Below are some entries. Copy each line that holds the string "orig".

[Collected data]
:::::

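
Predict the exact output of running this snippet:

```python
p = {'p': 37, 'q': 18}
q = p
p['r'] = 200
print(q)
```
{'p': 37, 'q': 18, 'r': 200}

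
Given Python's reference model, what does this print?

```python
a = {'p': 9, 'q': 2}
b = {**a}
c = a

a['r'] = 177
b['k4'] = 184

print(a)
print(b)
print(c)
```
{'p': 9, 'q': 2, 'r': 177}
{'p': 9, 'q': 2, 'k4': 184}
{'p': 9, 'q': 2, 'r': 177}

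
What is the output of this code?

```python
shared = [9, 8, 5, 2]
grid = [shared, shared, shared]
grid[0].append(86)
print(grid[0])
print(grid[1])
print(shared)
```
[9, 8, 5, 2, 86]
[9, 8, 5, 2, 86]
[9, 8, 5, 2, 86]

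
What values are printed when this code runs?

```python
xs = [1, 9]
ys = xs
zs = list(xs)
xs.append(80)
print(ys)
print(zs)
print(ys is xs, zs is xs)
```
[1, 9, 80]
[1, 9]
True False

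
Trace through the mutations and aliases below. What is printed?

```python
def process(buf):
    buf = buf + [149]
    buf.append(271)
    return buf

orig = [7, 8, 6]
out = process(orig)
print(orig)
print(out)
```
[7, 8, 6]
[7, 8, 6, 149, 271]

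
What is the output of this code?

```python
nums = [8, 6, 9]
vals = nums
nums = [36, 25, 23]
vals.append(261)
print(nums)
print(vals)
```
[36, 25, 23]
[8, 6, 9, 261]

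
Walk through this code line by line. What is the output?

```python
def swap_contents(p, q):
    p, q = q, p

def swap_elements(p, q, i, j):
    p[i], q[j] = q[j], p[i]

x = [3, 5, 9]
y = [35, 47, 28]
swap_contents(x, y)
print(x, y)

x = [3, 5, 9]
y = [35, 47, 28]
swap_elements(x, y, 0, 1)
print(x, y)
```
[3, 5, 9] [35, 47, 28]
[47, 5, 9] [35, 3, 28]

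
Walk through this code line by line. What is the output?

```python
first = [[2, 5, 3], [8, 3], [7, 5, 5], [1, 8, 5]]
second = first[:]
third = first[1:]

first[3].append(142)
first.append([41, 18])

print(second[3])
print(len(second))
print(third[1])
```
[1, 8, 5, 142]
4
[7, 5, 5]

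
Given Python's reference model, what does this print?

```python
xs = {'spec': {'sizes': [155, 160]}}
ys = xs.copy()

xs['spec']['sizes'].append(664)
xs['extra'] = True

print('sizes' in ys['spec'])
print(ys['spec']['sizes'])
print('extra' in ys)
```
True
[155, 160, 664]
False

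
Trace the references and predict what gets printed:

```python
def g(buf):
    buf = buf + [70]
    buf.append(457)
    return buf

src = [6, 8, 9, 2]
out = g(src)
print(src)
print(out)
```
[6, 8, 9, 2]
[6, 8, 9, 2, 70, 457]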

:::::

» Answer to the exercise
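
orig = [7, 8, 6]
out = process(orig)
print(orig)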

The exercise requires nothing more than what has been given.